- **REQUIREMENT**:
Of the lines below, report only those that contain "study".

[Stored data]
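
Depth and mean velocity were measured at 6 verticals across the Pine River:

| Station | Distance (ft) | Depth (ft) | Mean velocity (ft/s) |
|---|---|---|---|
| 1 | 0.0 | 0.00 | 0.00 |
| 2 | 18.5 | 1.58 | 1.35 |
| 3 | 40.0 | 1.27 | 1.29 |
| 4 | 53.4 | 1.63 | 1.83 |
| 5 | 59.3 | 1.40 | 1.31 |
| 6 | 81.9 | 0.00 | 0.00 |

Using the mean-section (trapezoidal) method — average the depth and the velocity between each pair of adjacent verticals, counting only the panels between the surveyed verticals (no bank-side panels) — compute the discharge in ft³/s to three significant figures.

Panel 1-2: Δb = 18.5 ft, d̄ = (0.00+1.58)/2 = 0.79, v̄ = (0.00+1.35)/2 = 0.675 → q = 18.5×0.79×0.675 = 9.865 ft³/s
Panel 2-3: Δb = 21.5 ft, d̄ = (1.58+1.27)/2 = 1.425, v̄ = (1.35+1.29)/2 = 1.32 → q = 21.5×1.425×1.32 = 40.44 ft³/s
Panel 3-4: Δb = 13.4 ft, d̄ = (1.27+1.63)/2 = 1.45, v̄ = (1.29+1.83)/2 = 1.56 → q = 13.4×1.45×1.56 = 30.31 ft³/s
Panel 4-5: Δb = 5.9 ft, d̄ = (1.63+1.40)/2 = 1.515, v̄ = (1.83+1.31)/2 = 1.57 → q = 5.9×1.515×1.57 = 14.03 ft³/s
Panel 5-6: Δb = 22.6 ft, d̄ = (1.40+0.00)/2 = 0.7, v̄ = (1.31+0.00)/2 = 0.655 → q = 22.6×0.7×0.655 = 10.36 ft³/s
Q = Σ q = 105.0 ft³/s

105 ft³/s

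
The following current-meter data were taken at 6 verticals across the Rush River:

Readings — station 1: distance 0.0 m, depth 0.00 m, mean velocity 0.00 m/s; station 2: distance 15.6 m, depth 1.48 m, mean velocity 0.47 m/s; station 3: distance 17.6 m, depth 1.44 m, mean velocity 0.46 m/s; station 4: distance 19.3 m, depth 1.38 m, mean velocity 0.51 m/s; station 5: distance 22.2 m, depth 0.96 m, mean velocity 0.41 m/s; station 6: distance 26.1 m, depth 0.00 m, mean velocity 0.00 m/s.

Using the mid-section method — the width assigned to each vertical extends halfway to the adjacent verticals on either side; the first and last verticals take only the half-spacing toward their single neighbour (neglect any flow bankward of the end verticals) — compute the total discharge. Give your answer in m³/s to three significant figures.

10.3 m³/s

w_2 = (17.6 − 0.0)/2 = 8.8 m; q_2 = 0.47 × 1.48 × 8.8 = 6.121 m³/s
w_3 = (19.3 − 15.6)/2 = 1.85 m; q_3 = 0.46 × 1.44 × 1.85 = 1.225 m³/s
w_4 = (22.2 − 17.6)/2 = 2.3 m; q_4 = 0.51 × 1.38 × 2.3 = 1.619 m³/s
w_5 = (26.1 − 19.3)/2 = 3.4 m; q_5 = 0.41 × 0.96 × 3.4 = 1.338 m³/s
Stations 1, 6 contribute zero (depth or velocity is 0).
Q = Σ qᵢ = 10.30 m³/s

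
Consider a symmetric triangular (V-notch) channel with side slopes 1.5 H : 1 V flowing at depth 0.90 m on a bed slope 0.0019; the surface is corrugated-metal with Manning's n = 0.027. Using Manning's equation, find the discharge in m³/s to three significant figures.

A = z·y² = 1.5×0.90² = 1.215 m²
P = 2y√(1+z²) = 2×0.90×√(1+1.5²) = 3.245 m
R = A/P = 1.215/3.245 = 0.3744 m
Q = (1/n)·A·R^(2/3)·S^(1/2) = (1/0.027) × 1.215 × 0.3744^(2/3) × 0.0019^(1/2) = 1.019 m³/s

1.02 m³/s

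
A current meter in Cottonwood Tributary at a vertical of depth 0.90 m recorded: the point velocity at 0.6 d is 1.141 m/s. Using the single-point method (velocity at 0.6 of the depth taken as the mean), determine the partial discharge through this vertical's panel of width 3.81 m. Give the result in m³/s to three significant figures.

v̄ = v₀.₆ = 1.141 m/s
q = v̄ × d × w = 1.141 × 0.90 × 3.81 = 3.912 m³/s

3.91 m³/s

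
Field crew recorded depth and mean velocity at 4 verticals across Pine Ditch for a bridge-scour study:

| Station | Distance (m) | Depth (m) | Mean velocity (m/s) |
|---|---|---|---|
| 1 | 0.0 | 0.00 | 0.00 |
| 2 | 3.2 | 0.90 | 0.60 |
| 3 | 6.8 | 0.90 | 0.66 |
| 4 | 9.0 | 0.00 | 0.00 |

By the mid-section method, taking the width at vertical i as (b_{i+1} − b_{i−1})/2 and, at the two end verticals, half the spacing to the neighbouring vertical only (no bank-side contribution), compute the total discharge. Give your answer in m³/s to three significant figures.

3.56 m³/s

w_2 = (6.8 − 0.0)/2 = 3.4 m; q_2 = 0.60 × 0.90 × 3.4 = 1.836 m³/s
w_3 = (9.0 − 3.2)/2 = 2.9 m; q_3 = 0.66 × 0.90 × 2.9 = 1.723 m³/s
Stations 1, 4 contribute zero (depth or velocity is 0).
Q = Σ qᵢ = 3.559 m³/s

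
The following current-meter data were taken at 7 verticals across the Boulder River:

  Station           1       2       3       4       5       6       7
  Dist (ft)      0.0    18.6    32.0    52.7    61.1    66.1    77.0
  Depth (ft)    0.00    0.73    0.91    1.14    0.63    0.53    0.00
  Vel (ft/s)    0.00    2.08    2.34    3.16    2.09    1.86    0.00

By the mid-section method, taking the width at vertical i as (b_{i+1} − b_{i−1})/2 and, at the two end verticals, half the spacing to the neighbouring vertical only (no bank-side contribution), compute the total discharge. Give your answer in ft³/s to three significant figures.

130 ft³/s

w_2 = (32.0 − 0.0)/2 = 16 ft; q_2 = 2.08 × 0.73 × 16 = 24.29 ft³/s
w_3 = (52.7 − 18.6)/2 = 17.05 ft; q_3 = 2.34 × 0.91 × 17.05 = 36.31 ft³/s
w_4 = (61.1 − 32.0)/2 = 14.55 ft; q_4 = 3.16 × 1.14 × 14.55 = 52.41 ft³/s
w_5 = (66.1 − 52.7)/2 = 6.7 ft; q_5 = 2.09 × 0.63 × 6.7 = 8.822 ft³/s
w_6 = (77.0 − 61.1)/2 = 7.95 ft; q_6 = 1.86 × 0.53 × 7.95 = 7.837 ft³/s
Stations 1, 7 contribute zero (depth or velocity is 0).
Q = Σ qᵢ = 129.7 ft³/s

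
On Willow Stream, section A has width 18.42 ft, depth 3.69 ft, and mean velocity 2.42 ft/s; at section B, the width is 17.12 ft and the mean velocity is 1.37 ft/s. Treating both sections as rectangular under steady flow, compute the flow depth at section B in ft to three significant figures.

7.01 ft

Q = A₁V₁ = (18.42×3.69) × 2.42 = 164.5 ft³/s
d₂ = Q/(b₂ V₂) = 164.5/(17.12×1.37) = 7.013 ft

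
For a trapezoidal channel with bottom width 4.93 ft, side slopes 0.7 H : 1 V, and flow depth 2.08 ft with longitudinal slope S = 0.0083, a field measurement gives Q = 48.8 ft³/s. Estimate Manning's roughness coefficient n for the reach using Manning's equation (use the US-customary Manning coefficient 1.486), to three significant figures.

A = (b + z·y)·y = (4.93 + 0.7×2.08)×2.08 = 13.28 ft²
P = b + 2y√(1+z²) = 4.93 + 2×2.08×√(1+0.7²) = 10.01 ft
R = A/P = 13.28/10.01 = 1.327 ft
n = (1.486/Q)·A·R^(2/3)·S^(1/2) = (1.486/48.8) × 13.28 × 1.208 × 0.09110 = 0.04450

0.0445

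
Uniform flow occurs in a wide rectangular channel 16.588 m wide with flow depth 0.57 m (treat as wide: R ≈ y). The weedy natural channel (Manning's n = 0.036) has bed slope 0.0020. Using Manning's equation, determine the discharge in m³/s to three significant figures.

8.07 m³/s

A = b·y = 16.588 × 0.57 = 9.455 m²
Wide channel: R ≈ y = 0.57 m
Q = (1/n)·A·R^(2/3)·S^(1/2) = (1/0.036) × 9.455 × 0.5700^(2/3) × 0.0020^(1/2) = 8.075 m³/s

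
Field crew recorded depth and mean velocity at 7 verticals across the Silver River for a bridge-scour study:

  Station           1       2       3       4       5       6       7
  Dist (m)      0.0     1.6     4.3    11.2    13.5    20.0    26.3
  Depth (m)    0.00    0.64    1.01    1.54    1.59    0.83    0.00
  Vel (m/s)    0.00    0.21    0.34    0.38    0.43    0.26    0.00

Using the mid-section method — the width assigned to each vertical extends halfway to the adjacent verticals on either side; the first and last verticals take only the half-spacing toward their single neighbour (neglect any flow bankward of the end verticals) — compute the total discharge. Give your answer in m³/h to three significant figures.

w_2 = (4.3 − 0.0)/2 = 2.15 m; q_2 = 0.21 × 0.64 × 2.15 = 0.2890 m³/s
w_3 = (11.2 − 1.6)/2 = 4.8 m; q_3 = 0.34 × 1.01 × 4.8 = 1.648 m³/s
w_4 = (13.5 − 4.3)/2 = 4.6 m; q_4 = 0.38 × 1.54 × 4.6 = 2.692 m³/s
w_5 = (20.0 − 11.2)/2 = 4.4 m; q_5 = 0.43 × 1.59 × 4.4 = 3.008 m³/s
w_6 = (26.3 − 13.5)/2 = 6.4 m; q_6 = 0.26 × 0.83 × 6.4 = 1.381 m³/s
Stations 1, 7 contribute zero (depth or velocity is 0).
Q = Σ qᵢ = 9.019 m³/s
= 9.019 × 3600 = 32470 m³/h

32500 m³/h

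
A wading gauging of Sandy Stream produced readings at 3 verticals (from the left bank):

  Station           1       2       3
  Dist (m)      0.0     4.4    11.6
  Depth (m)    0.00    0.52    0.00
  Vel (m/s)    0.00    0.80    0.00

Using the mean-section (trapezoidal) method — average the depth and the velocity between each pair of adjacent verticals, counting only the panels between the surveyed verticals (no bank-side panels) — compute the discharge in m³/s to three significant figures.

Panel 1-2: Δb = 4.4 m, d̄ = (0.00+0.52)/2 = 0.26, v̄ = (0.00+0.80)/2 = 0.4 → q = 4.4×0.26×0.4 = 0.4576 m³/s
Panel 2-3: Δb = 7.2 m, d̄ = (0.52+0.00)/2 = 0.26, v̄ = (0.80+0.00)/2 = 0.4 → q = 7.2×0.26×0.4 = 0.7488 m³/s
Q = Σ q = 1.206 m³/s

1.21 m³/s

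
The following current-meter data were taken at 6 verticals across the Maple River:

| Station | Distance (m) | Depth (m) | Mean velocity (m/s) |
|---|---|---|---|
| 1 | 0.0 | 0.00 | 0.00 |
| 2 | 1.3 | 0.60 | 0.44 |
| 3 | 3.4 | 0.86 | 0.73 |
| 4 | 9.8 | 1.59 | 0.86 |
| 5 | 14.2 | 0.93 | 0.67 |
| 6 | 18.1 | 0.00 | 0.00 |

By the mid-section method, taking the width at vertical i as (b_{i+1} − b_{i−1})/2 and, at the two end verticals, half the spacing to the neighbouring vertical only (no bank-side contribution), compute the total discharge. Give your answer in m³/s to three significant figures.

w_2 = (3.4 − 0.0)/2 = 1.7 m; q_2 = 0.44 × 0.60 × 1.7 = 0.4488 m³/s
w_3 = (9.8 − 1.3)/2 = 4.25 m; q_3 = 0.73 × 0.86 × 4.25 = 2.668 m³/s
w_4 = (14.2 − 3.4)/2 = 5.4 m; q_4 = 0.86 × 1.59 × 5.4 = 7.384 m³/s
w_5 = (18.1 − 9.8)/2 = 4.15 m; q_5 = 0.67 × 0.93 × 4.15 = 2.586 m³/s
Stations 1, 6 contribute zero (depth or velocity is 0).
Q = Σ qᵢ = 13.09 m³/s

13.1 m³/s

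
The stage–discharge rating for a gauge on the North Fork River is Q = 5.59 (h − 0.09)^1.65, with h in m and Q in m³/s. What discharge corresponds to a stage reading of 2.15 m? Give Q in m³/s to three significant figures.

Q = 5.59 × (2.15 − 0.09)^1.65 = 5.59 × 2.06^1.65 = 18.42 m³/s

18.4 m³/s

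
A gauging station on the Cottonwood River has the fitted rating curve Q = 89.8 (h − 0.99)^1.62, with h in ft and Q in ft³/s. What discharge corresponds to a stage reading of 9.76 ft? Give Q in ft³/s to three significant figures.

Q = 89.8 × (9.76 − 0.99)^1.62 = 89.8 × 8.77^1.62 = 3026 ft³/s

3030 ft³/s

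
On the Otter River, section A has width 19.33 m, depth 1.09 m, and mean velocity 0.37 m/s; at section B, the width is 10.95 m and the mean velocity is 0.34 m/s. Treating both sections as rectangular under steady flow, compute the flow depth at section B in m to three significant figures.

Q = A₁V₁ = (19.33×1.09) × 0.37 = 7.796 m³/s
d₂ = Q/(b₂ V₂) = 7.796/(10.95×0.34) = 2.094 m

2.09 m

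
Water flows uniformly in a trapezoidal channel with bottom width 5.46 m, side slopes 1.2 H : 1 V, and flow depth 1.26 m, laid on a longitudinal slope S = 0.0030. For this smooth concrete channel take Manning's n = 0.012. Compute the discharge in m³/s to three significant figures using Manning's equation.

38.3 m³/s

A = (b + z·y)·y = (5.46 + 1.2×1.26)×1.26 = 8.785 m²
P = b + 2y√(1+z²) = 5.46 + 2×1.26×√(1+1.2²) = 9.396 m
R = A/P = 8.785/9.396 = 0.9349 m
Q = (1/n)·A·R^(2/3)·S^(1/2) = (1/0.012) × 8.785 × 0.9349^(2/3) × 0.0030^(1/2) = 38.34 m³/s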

- **WRITTEN SOLUTION**:
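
Field crew recorded depth and mean velocity at 4 verticals across Pine Ditch for a bridge-scour study:
Field crew recorded depth and mean velocity at 7 verticals across the Silver River for a bridge-scour study: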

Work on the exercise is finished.